§ **Task instructions**: Please write each entry out again exactly as shown.

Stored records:

________________________________________

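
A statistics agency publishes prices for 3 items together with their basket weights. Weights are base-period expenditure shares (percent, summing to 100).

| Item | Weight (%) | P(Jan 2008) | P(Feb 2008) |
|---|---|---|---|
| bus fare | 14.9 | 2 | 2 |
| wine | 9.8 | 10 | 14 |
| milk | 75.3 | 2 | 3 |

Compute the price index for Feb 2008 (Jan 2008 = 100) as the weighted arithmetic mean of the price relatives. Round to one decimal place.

141.6

bus fare: 14.9 × (2/2) = 14.9 × 1.000000 = 14.9000
wine: 9.8 × (14/10) = 9.8 × 1.400000 = 13.7200
milk: 75.3 × (3/2) = 75.3 × 1.500000 = 112.9500
Index = Σ wᵢ·(p₁ᵢ/p₀ᵢ) = 14.9000 + 13.7200 + 112.9500 = 141.5700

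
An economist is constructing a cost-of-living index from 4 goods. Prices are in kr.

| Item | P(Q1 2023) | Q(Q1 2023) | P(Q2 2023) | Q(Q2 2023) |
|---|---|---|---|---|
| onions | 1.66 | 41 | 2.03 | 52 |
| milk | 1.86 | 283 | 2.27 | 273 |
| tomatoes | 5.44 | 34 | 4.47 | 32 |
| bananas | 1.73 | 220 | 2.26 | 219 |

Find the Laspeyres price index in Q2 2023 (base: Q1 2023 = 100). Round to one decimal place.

118.5

Laspeyres price index uses base-period quantities as weights.
ΣP(Q2 2023)·Q(Q1 2023) = 2.03×41 + 2.27×283 + 4.47×34 + 2.26×220 = 83.23 + 642.41 + 151.98 + 497.2 = 1374.82
ΣP(Q1 2023)·Q(Q1 2023) = 1.66×41 + 1.86×283 + 5.44×34 + 1.73×220 = 68.06 + 526.38 + 184.96 + 380.6 = 1160
Index = 1374.82 / 1160 × 100 = 118.5190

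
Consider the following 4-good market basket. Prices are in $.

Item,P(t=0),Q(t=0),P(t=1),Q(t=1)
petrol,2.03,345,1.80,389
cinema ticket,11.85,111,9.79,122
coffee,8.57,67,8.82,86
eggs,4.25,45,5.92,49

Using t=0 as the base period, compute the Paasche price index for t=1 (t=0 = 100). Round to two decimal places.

Paasche price index uses current-period quantities as weights.
ΣP(t=1)·Q(t=1) = 1.80×389 + 9.79×122 + 8.82×86 + 5.92×49 = 700.2 + 1194.38 + 758.52 + 290.08 = 2943.18
ΣP(t=0)·Q(t=1) = 2.03×389 + 11.85×122 + 8.57×86 + 4.25×49 = 789.67 + 1445.7 + 737.02 + 208.25 = 3180.64
Index = 2943.18 / 3180.64 × 100 = 92.5342

92.53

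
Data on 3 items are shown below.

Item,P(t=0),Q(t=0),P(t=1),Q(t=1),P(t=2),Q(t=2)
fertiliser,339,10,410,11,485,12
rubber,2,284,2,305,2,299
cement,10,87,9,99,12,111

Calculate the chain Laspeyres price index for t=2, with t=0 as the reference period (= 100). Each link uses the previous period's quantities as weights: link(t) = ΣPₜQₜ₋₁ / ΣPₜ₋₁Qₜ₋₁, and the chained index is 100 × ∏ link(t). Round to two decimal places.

Link t=0→t=1:
ΣP(t=1)Q(t=0) = 410×10 + 2×284 + 9×87 = 4100 + 568 + 783 = 5451
ΣP(t=0)Q(t=0) = 339×10 + 2×284 + 10×87 = 3390 + 568 + 870 = 4828
link = 5451/4828 = 1.129039
Link t=1→t=2:
ΣP(t=2)Q(t=1) = 485×11 + 2×305 + 12×99 = 5335 + 610 + 1188 = 7133
ΣP(t=1)Q(t=1) = 410×11 + 2×305 + 9×99 = 4510 + 610 + 891 = 6011
link = 7133/6011 = 1.186658
Chained index = 100 × 1.129039 × 1.186658 = 133.9783

133.98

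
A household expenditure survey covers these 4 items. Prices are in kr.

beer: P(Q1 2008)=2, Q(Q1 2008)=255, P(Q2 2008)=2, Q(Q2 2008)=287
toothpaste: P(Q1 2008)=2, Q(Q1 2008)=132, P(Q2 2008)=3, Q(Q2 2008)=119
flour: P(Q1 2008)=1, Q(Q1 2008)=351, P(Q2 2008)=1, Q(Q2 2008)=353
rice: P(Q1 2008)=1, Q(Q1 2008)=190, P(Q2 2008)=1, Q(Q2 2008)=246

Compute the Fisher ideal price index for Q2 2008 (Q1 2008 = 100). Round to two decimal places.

109.23

Laspeyres component (base-period weights):
ΣP(Q2 2008)Q(Q1 2008) = 2×255 + 3×132 + 1×351 + 1×190 = 510 + 396 + 351 + 190 = 1447
ΣP(Q1 2008)Q(Q1 2008) = 2×255 + 2×132 + 1×351 + 1×190 = 510 + 264 + 351 + 190 = 1315
L = 1447 / 1315 × 100 = 110.0380
Paasche component (current-period weights):
ΣP(Q2 2008)Q(Q2 2008) = 2×287 + 3×119 + 1×353 + 1×246 = 574 + 357 + 353 + 246 = 1530
ΣP(Q1 2008)Q(Q2 2008) = 2×287 + 2×119 + 1×353 + 1×246 = 574 + 238 + 353 + 246 = 1411
P = 1530 / 1411 × 100 = 108.4337
Fisher = √(L × P) = √(110.0380 × 108.4337) = 109.2329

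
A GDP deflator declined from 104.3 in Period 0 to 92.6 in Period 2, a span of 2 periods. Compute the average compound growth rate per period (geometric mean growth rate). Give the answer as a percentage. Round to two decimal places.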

________________________________________

§ **Solution for this problem**:
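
A statistics agency publishes prices for 3 items together with their basket weights. Weights are base-period expenditure shares (percent, summing to 100).

| Item | Weight (%) | P(Jan 2008) | P(Feb 2008) |
|---|---|---|---|
| bus fare | 14.9 | 2 | 2 |
| wine | 9.8 | 10 | 14 |
| milk | 75.3 | 2 | 3 |

Compute the price index for Feb 2008 (Jan 2008 = 100) as the weighted arithmetic mean of the price relatives. Round to one decimal place.

141.6

bus fare: 14.9 × (2/2) = 14.9 × 1.000000 = 14.9000
wine: 9.8 × (14/10) = 9.8 × 1.400000 = 13.7200
milk: 75.3 × (3/2) = 75.3 × 1.500000 = 112.9500
Index = Σ wᵢ·(p₁ᵢ/p₀ᵢ) = 14.9000 + 13.7200 + 112.9500 = 141.5700

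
An economist is constructing a cost-of-living index from 4 goods. Prices are in kr.

| Item | P(Q1 2023) | Q(Q1 2023) | P(Q2 2023) | Q(Q2 2023) |
|---|---|---|---|---|
| onions | 1.66 | 41 | 2.03 | 52 |
| milk | 1.86 | 283 | 2.27 | 273 |
| tomatoes | 5.44 | 34 | 4.47 | 32 |
| bananas | 1.73 | 220 | 2.26 | 219 |

Find the Laspeyres price index in Q2 2023 (base: Q1 2023 = 100). Round to one decimal place.

118.5

Laspeyres price index uses base-period quantities as weights.
ΣP(Q2 2023)·Q(Q1 2023) = 2.03×41 + 2.27×283 + 4.47×34 + 2.26×220 = 83.23 + 642.41 + 151.98 + 497.2 = 1374.82
ΣP(Q1 2023)·Q(Q1 2023) = 1.66×41 + 1.86×283 + 5.44×34 + 1.73×220 = 68.06 + 526.38 + 184.96 + 380.6 = 1160
Index = 1374.82 / 1160 × 100 = 118.5190

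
Consider the following 4-good market basket. Prices are in $.

Item,P(t=0),Q(t=0),P(t=1),Q(t=1)
petrol,2.03,345,1.80,389
cinema ticket,11.85,111,9.79,122
coffee,8.57,67,8.82,86
eggs,4.25,45,5.92,49

Using t=0 as the base period, compute the Paasche price index for t=1 (t=0 = 100). Round to two decimal places.

Paasche price index uses current-period quantities as weights.
ΣP(t=1)·Q(t=1) = 1.80×389 + 9.79×122 + 8.82×86 + 5.92×49 = 700.2 + 1194.38 + 758.52 + 290.08 = 2943.18
ΣP(t=0)·Q(t=1) = 2.03×389 + 11.85×122 + 8.57×86 + 4.25×49 = 789.67 + 1445.7 + 737.02 + 208.25 = 3180.64
Index = 2943.18 / 3180.64 × 100 = 92.5342

92.53

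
Data on 3 items are shown below.

Item,P(t=0),Q(t=0),P(t=1),Q(t=1),P(t=2),Q(t=2)
fertiliser,339,10,410,11,485,12
rubber,2,284,2,305,2,299
cement,10,87,9,99,12,111

Calculate the chain Laspeyres price index for t=2, with t=0 as the reference period (= 100). Each link uses the previous period's quantities as weights: link(t) = ΣPₜQₜ₋₁ / ΣPₜ₋₁Qₜ₋₁, and the chained index is 100 × ∏ link(t). Round to two decimal places.

Link t=0→t=1:
ΣP(t=1)Q(t=0) = 410×10 + 2×284 + 9×87 = 4100 + 568 + 783 = 5451
ΣP(t=0)Q(t=0) = 339×10 + 2×284 + 10×87 = 3390 + 568 + 870 = 4828
link = 5451/4828 = 1.129039
Link t=1→t=2:
ΣP(t=2)Q(t=1) = 485×11 + 2×305 + 12×99 = 5335 + 610 + 1188 = 7133
ΣP(t=1)Q(t=1) = 410×11 + 2×305 + 9×99 = 4510 + 610 + 891 = 6011
link = 7133/6011 = 1.186658
Chained index = 100 × 1.129039 × 1.186658 = 133.9783

133.98

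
A household expenditure survey covers these 4 items. Prices are in kr.

beer: P(Q1 2008)=2, Q(Q1 2008)=255, P(Q2 2008)=2, Q(Q2 2008)=287
toothpaste: P(Q1 2008)=2, Q(Q1 2008)=132, P(Q2 2008)=3, Q(Q2 2008)=119
flour: P(Q1 2008)=1, Q(Q1 2008)=351, P(Q2 2008)=1, Q(Q2 2008)=353
rice: P(Q1 2008)=1, Q(Q1 2008)=190, P(Q2 2008)=1, Q(Q2 2008)=246

Compute the Fisher ideal price index for Q2 2008 (Q1 2008 = 100). Round to two decimal places.

109.23

Laspeyres component (base-period weights):
ΣP(Q2 2008)Q(Q1 2008) = 2×255 + 3×132 + 1×351 + 1×190 = 510 + 396 + 351 + 190 = 1447
ΣP(Q1 2008)Q(Q1 2008) = 2×255 + 2×132 + 1×351 + 1×190 = 510 + 264 + 351 + 190 = 1315
L = 1447 / 1315 × 100 = 110.0380
Paasche component (current-period weights):
ΣP(Q2 2008)Q(Q2 2008) = 2×287 + 3×119 + 1×353 + 1×246 = 574 + 357 + 353 + 246 = 1530
ΣP(Q1 2008)Q(Q2 2008) = 2×287 + 2×119 + 1×353 + 1×246 = 574 + 238 + 353 + 246 = 1411
P = 1530 / 1411 × 100 = 108.4337
Fisher = √(L × P) = √(110.0380 × 108.4337) = 109.2329

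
A GDP deflator declined from 104.3 in Period 0 to 92.6 in Period 2, a span of 2 periods. Compute the average compound growth rate per period (geometric mean growth rate). Give the answer as a percentage. Round to two decimal places.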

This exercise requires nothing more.